**DESCRIPTION OF THE TASK:** A verbatim copy of the listing is the expected output.

**RECORDED INFORMATION:**
· · · ·
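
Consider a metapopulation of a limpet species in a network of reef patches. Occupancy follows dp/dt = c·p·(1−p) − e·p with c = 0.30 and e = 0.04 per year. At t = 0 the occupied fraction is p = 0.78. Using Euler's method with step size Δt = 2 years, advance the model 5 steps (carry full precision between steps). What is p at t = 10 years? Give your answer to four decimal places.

0.8639

Update rule: p ← p + [c·p·(1−p) − e·p]·Δt with Δt = 2.
  1  |  dp/dt·Δt = +0.040560  |  p_1 = 0.820560
  2  |  dp/dt·Δt = +0.022700  |  p_2 = 0.843260
  3  |  dp/dt·Δt = +0.011843  |  p_3 = 0.855103
  4  |  dp/dt·Δt = +0.005933  |  p_4 = 0.861036
  5  |  dp/dt·Δt = +0.002909  |  p_5 = 0.863945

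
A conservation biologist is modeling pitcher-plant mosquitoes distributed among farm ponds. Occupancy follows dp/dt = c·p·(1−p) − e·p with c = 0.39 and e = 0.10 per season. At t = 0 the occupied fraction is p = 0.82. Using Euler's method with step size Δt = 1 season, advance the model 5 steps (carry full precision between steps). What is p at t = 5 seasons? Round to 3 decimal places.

Update rule: p ← p + [c·p·(1−p) − e·p]·Δt with Δt = 1.
  1  |  dp/dt·Δt = -0.024436  |  p_1 = 0.795564
  2  |  dp/dt·Δt = -0.016126  |  p_2 = 0.779438
  3  |  dp/dt·Δt = -0.010897  |  p_3 = 0.768541
  4  |  dp/dt·Δt = -0.007479  |  p_4 = 0.761062
  5  |  dp/dt·Δt = -0.005186  |  p_5 = 0.755876

0.756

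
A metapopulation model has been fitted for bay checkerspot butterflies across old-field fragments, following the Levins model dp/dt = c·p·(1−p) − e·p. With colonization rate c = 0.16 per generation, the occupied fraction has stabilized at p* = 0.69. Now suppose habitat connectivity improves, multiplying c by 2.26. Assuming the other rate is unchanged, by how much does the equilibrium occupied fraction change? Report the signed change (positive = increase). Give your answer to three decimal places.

0.173

Balance c(1−p*) = e gives e = 0.16×(1 − 0.69000) = 0.04960.
New p* = 1 − e/c = 1 − 0.04960/0.36160 = 0.86283.
Δp* = 0.86283 − 0.69000 = +0.17283.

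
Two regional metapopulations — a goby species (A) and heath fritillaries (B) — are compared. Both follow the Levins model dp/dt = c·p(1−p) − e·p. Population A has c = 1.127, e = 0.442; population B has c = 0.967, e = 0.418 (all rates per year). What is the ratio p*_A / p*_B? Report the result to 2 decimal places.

A: p*_A = 1 − 0.442/1.127 = 0.6078.
B: p*_B = 1 − 0.418/0.967 = 0.5677.
p*_A / p*_B = 0.6078/0.5677 = 1.0706.

1.07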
· · · ·
**SOLUTION TO THIS PROBLEM:**
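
Consider a metapopulation of a limpet species in a network of reef patches. Occupancy follows dp/dt = c·p·(1−p) − e·p with c = 0.30 and e = 0.04 per year. At t = 0 the occupied fraction is p = 0.78. Using Euler's method with step size Δt = 2 years, advance the model 5 steps (carry full precision between steps). What is p at t = 10 years? Give your answer to four decimal places.

0.8639

Update rule: p ← p + [c·p·(1−p) − e·p]·Δt with Δt = 2.
  1  |  dp/dt·Δt = +0.040560  |  p_1 = 0.820560
  2  |  dp/dt·Δt = +0.022700  |  p_2 = 0.843260
  3  |  dp/dt·Δt = +0.011843  |  p_3 = 0.855103
  4  |  dp/dt·Δt = +0.005933  |  p_4 = 0.861036
  5  |  dp/dt·Δt = +0.002909  |  p_5 = 0.863945

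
A conservation biologist is modeling pitcher-plant mosquitoes distributed among farm ponds. Occupancy follows dp/dt = c·p·(1−p) − e·p with c = 0.39 and e = 0.10 per season. At t = 0 the occupied fraction is p = 0.82. Using Euler's method with step size Δt = 1 season, advance the model 5 steps (carry full precision between steps). What is p at t = 5 seasons? Round to 3 decimal places.

Update rule: p ← p + [c·p·(1−p) − e·p]·Δt with Δt = 1.
  1  |  dp/dt·Δt = -0.024436  |  p_1 = 0.795564
  2  |  dp/dt·Δt = -0.016126  |  p_2 = 0.779438
  3  |  dp/dt·Δt = -0.010897  |  p_3 = 0.768541
  4  |  dp/dt·Δt = -0.007479  |  p_4 = 0.761062
  5  |  dp/dt·Δt = -0.005186  |  p_5 = 0.755876

0.756

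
A metapopulation model has been fitted for bay checkerspot butterflies across old-field fragments, following the Levins model dp/dt = c·p·(1−p) − e·p. With colonization rate c = 0.16 per generation, the occupied fraction has stabilized at p* = 0.69. Now suppose habitat connectivity improves, multiplying c by 2.26. Assuming the other rate is unchanged, by how much does the equilibrium occupied fraction change? Report the signed change (positive = increase). Give your answer to three decimal places.

0.173

Balance c(1−p*) = e gives e = 0.16×(1 − 0.69000) = 0.04960.
New p* = 1 − e/c = 1 − 0.04960/0.36160 = 0.86283.
Δp* = 0.86283 − 0.69000 = +0.17283.

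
Two regional metapopulations — a goby species (A) and heath fritillaries (B) — are compared. Both follow the Levins model dp/dt = c·p(1−p) − e·p. Population A has c = 1.127, e = 0.442; population B has c = 0.967, e = 0.418 (all rates per year). What is the ratio p*_A / p*_B? Report the result to 2 decimal places.

A: p*_A = 1 − 0.442/1.127 = 0.6078.
B: p*_B = 1 − 0.418/0.967 = 0.5677.
p*_A / p*_B = 0.6078/0.5677 = 1.0706.

1.07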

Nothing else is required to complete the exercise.